### THE TASK
Write out once more the lines running from the top of the entries below to the line with "2. The scheduled", both ends included.

[Dataset entries]
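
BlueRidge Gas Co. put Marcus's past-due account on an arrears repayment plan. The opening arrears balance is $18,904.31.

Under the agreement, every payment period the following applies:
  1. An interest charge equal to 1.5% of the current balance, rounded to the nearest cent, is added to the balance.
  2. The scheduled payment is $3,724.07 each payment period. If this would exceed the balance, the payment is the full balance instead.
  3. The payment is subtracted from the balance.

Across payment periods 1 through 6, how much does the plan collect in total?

$19,815.93

Payment period 1: opening $18,904.31; interest $283.56 → $19,187.87; payment $3,724.07; balance $15,463.80
Payment period 2: opening $15,463.80; interest $231.96 → $15,695.76; payment $3,724.07; balance $11,971.69
Payment period 3: opening $11,971.69; interest $179.58 → $12,151.27; payment $3,724.07; balance $8,427.20
Payment period 4: opening $8,427.20; interest $126.41 → $8,553.61; payment $3,724.07; balance $4,829.54
Payment period 5: opening $4,829.54; interest $72.44 → $4,901.98; payment $3,724.07; balance $1,177.91
Payment period 6: opening $1,177.91; interest $17.67 → $1,195.58; payment $1,195.58; balance $0.00
Total paid: $19,815.93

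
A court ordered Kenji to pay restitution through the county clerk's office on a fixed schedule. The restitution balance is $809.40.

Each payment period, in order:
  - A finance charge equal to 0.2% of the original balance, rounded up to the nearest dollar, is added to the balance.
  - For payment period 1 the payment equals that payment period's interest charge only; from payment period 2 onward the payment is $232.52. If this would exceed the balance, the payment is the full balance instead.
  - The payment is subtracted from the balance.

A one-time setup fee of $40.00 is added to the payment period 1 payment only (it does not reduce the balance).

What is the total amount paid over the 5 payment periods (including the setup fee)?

$859.40

Payment period 1: $809.40 +$2.00 interest = $811.40; pay $2.00 (+ $40.00 fee) → $809.40
Payment period 2: $809.40 +$2.00 interest = $811.40; pay $232.52 → $578.88
Payment period 3: $578.88 +$2.00 interest = $580.88; pay $232.52 → $348.36
Payment period 4: $348.36 +$2.00 interest = $350.36; pay $232.52 → $117.84
Payment period 5: $117.84 +$2.00 interest = $119.84; pay $119.84 → $0.00
Total paid: $859.40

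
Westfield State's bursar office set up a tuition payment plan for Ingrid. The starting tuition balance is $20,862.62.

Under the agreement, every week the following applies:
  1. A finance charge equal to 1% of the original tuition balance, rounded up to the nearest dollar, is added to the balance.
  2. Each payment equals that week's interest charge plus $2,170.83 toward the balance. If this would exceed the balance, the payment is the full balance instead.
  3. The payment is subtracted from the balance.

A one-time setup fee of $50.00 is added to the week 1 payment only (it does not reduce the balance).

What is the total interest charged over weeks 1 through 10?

$2,090.00

Week 1: opening $20,862.62; interest $209.00 → $21,071.62; payment $2,379.83 (+ $50.00 fee); balance $18,691.79
Week 2: opening $18,691.79; interest $209.00 → $18,900.79; payment $2,379.83; balance $16,520.96
Week 3: opening $16,520.96; interest $209.00 → $16,729.96; payment $2,379.83; balance $14,350.13
Week 4: opening $14,350.13; interest $209.00 → $14,559.13; payment $2,379.83; balance $12,179.30
Week 5: opening $12,179.30; interest $209.00 → $12,388.30; payment $2,379.83; balance $10,008.47
Week 6: opening $10,008.47; interest $209.00 → $10,217.47; payment $2,379.83; balance $7,837.64
Week 7: opening $7,837.64; interest $209.00 → $8,046.64; payment $2,379.83; balance $5,666.81
Week 8: opening $5,666.81; interest $209.00 → $5,875.81; payment $2,379.83; balance $3,495.98
Week 9: opening $3,495.98; interest $209.00 → $3,704.98; payment $2,379.83; balance $1,325.15
Week 10: opening $1,325.15; interest $209.00 → $1,534.15; payment $1,534.15; balance $0.00
Total interest: $209.00 + $209.00 + $209.00 + $209.00 + $209.00 + $209.00 + $209.00 + $209.00 + $209.00 + $209.00 = $2,090.00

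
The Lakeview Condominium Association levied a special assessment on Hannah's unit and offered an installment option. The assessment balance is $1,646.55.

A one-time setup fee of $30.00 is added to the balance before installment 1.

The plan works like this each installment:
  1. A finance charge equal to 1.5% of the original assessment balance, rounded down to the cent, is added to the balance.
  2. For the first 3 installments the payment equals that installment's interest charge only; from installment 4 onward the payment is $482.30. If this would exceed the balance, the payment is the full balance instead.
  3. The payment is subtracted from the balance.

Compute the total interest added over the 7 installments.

Installment 1: $1,676.55 +$24.69 interest = $1,701.24; pay $24.69 → $1,676.55
Installment 2: $1,676.55 +$24.69 interest = $1,701.24; pay $24.69 → $1,676.55
Installment 3: $1,676.55 +$24.69 interest = $1,701.24; pay $24.69 → $1,676.55
Installment 4: $1,676.55 +$24.69 interest = $1,701.24; pay $482.30 → $1,218.94
Installment 5: $1,218.94 +$24.69 interest = $1,243.63; pay $482.30 → $761.33
Installment 6: $761.33 +$24.69 interest = $786.02; pay $482.30 → $303.72
Installment 7: $303.72 +$24.69 interest = $328.41; pay $328.41 → $0.00
Total interest: $24.69 + $24.69 + $24.69 + $24.69 + $24.69 + $24.69 + $24.69 = $172.83

$172.83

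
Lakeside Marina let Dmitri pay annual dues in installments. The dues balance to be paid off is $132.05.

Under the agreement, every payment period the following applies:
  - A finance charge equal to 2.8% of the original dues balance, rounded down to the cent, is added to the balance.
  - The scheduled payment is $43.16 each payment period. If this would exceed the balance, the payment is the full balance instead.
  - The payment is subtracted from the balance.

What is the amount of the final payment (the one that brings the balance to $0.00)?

# | Opening | Interest | Payment | End bal
1 | $132.05 | $3.69 | $43.16 | $92.58
2 | $92.58 | $3.69 | $43.16 | $53.11
3 | $53.11 | $3.69 | $43.16 | $13.64
4 | $13.64 | $3.69 | $17.33 | $0.00

$17.33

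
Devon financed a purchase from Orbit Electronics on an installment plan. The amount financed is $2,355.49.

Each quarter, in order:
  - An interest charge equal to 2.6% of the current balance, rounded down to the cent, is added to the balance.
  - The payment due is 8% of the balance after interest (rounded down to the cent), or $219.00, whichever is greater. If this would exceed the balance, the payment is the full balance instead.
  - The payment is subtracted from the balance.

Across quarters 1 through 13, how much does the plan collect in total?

$2,799.07

# | Opening | Interest | Payment | End bal
1 | $2,355.49 | $61.24 | $219.00 | $2,197.73
2 | $2,197.73 | $57.14 | $219.00 | $2,035.87
3 | $2,035.87 | $52.93 | $219.00 | $1,869.80
4 | $1,869.80 | $48.61 | $219.00 | $1,699.41
5 | $1,699.41 | $44.18 | $219.00 | $1,524.59
6 | $1,524.59 | $39.63 | $219.00 | $1,345.22
7 | $1,345.22 | $34.97 | $219.00 | $1,161.19
8 | $1,161.19 | $30.19 | $219.00 | $972.38
9 | $972.38 | $25.28 | $219.00 | $778.66
10 | $778.66 | $20.24 | $219.00 | $579.90
11 | $579.90 | $15.07 | $219.00 | $375.97
12 | $375.97 | $9.77 | $219.00 | $166.74
13 | $166.74 | $4.33 | $171.07 | $0.00
Total paid: $2,799.07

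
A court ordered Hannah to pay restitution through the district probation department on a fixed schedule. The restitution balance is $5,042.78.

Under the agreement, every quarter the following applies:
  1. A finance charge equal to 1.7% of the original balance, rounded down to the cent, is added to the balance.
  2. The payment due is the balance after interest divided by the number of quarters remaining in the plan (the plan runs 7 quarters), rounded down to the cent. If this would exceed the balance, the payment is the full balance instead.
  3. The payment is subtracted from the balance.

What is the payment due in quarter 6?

$856.94

# | Opening | Interest | Payment | End bal
1 | $5,042.78 | $85.72 | $732.64 | $4,395.86
2 | $4,395.86 | $85.72 | $746.93 | $3,734.65
3 | $3,734.65 | $85.72 | $764.07 | $3,056.30
4 | $3,056.30 | $85.72 | $785.50 | $2,356.52
5 | $2,356.52 | $85.72 | $814.08 | $1,628.16
6 | $1,628.16 | $85.72 | $856.94 | $856.94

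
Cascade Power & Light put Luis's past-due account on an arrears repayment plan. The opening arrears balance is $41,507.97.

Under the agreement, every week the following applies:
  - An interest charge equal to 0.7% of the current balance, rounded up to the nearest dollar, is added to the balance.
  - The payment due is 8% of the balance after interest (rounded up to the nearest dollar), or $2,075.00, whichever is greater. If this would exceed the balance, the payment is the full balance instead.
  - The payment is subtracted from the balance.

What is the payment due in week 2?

# | Opening | Interest | Payment | End bal
1 | $41,507.97 | $291.00 | $3,344.00 | $38,454.97
2 | $38,454.97 | $270.00 | $3,098.00 | $35,626.97

$3,098.00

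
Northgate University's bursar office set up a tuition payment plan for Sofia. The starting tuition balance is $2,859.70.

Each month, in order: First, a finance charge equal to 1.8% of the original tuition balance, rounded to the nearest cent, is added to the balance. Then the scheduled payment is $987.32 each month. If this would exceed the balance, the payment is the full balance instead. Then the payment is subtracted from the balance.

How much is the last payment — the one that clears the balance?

$103.62

Month 1: $2,859.70 +$51.47 interest = $2,911.17; pay $987.32 → $1,923.85
Month 2: $1,923.85 +$51.47 interest = $1,975.32; pay $987.32 → $988.00
Month 3: $988.00 +$51.47 interest = $1,039.47; pay $987.32 → $52.15
Month 4: $52.15 +$51.47 interest = $103.62; pay $103.62 → $0.00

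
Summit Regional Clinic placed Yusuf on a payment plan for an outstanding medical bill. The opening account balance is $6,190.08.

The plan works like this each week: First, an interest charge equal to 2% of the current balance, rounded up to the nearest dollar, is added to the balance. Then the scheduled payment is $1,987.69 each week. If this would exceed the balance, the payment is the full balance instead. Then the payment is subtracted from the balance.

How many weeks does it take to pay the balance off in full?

# | Opening | Interest | Payment | End bal
1 | $6,190.08 | $124.00 | $1,987.69 | $4,326.39
2 | $4,326.39 | $87.00 | $1,987.69 | $2,425.70
3 | $2,425.70 | $49.00 | $1,987.69 | $487.01
4 | $487.01 | $10.00 | $497.01 | $0.00
Balance reaches $0.00 in week 4.

4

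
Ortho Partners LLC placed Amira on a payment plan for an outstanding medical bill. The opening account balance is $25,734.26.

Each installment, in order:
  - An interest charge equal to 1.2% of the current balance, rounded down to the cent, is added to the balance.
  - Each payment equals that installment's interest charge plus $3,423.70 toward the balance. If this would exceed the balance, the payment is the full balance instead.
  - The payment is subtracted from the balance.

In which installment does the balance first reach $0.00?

8

# | Opening | Interest | Payment | End bal
1 | $25,734.26 | $308.81 | $3,732.51 | $22,310.56
2 | $22,310.56 | $267.72 | $3,691.42 | $18,886.86
3 | $18,886.86 | $226.64 | $3,650.34 | $15,463.16
4 | $15,463.16 | $185.55 | $3,609.25 | $12,039.46
5 | $12,039.46 | $144.47 | $3,568.17 | $8,615.76
6 | $8,615.76 | $103.38 | $3,527.08 | $5,192.06
7 | $5,192.06 | $62.30 | $3,486.00 | $1,768.36
8 | $1,768.36 | $21.22 | $1,789.58 | $0.00
Balance reaches $0.00 in installment 8.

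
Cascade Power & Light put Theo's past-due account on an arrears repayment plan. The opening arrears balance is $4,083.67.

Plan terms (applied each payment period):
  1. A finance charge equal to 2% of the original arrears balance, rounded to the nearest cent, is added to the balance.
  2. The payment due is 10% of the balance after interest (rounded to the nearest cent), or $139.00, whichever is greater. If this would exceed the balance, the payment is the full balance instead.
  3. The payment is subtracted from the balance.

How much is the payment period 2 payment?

Payment period 1: $4,083.67 +$81.67 interest = $4,165.34; pay $416.53 → $3,748.81
Payment period 2: $3,748.81 +$81.67 interest = $3,830.48; pay $383.05 → $3,447.43

$383.05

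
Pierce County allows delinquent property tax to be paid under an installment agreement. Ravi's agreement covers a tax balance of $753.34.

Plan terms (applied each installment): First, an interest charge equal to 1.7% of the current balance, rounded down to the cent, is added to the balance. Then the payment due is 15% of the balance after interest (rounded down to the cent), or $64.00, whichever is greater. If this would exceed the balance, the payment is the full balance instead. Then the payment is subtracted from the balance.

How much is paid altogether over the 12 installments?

$824.19

# | Opening | Interest | Payment | End bal
1 | $753.34 | $12.80 | $114.92 | $651.22
2 | $651.22 | $11.07 | $99.34 | $562.95
3 | $562.95 | $9.57 | $85.87 | $486.65
4 | $486.65 | $8.27 | $74.23 | $420.69
5 | $420.69 | $7.15 | $64.17 | $363.67
6 | $363.67 | $6.18 | $64.00 | $305.85
7 | $305.85 | $5.19 | $64.00 | $247.04
8 | $247.04 | $4.19 | $64.00 | $187.23
9 | $187.23 | $3.18 | $64.00 | $126.41
10 | $126.41 | $2.14 | $64.00 | $64.55
11 | $64.55 | $1.09 | $64.00 | $1.64
12 | $1.64 | $0.02 | $1.66 | $0.00
Total paid: $824.19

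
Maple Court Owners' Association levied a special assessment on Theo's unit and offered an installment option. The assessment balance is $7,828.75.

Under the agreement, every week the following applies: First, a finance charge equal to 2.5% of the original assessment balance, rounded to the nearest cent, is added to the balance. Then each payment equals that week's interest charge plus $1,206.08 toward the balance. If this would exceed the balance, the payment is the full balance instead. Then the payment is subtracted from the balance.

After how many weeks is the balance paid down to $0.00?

Week 1: $7,828.75 +$195.72 interest = $8,024.47; pay $1,401.80 → $6,622.67
Week 2: $6,622.67 +$195.72 interest = $6,818.39; pay $1,401.80 → $5,416.59
Week 3: $5,416.59 +$195.72 interest = $5,612.31; pay $1,401.80 → $4,210.51
Week 4: $4,210.51 +$195.72 interest = $4,406.23; pay $1,401.80 → $3,004.43
Week 5: $3,004.43 +$195.72 interest = $3,200.15; pay $1,401.80 → $1,798.35
Week 6: $1,798.35 +$195.72 interest = $1,994.07; pay $1,401.80 → $592.27
Week 7: $592.27 +$195.72 interest = $787.99; pay $787.99 → $0.00
Balance reaches $0.00 in week 7.

7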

### ANSWER BELOW
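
BlueRidge Gas Co. put Marcus's past-due account on an arrears repayment plan. The opening arrears balance is $18,904.31.

Under the agreement, every payment period the following applies:
  1. An interest charge equal to 1.5% of the current balance, rounded to the nearest cent, is added to the balance.
  2. The scheduled payment is $3,724.07 each payment period. If this would exceed the balance, the payment is the full balance instead.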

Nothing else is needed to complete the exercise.